▶ **Your task**:
Copy out all lines of the records in which the word "coefficients" appears.

[[ Data to process, beginning ]]

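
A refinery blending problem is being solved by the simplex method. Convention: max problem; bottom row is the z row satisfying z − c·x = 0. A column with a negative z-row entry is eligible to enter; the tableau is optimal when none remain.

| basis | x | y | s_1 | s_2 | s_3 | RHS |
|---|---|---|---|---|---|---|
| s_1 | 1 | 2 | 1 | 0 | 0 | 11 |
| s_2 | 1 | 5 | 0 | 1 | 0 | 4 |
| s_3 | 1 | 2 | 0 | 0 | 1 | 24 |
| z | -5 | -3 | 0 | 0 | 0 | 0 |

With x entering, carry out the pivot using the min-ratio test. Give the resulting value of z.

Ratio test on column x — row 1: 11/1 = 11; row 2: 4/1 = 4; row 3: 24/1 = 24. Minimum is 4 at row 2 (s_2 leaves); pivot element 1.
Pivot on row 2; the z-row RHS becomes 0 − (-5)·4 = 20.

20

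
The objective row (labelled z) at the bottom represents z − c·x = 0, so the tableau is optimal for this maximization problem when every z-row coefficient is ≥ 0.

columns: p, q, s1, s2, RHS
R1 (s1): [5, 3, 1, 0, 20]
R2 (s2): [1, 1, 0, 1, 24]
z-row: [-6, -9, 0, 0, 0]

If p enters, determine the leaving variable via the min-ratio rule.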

[[ Data to process, end ]]
[[ Data to process, beginning ]]

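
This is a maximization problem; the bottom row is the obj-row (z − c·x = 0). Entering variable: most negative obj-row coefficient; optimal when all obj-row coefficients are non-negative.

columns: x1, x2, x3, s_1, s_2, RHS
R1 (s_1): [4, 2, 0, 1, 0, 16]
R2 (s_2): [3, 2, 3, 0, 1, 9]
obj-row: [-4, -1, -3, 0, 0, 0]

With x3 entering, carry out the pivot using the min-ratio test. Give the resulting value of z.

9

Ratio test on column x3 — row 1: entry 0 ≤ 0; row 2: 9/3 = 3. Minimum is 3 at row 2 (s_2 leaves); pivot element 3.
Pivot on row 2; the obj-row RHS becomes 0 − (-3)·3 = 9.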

[[ Data to process, end ]]
[[ Data to process, beginning ]]

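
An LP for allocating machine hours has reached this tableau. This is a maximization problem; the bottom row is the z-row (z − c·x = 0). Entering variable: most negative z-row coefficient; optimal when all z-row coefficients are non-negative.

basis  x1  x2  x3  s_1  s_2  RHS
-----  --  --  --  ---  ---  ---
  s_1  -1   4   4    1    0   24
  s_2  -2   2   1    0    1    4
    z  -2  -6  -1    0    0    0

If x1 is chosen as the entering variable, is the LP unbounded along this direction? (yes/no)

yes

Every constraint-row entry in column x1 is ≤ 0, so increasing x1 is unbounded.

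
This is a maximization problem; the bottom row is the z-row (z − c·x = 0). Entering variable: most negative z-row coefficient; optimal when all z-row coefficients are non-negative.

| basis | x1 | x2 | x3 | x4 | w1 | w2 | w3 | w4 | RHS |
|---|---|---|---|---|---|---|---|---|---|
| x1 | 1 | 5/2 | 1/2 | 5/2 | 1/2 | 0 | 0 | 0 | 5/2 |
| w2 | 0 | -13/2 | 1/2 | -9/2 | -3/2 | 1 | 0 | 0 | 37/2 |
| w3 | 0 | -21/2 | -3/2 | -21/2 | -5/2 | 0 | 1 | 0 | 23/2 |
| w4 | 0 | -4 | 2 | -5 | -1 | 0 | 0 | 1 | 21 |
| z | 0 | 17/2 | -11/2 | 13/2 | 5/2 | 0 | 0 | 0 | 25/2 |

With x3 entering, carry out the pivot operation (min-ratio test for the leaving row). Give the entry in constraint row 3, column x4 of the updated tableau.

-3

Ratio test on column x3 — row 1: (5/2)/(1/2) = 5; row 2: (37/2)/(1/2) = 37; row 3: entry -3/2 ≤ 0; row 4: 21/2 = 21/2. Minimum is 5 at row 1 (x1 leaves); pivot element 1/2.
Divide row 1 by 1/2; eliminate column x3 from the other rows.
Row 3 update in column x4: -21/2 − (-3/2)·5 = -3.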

[[ Data to process, end ]]

▶ **Result for this exercise**:
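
This is a maximization problem; the bottom row is the obj-row (z − c·x = 0). Entering variable: most negative obj-row coefficient; optimal when all obj-row coefficients are non-negative.
An LP for allocating machine hours has reached this tableau. This is a maximization problem; the bottom row is the z-row (z − c·x = 0). Entering variable: most negative z-row coefficient; optimal when all z-row coefficients are non-negative.
This is a maximization problem; the bottom row is the z-row (z − c·x = 0). Entering variable: most negative z-row coefficient; optimal when all z-row coefficients are non-negative.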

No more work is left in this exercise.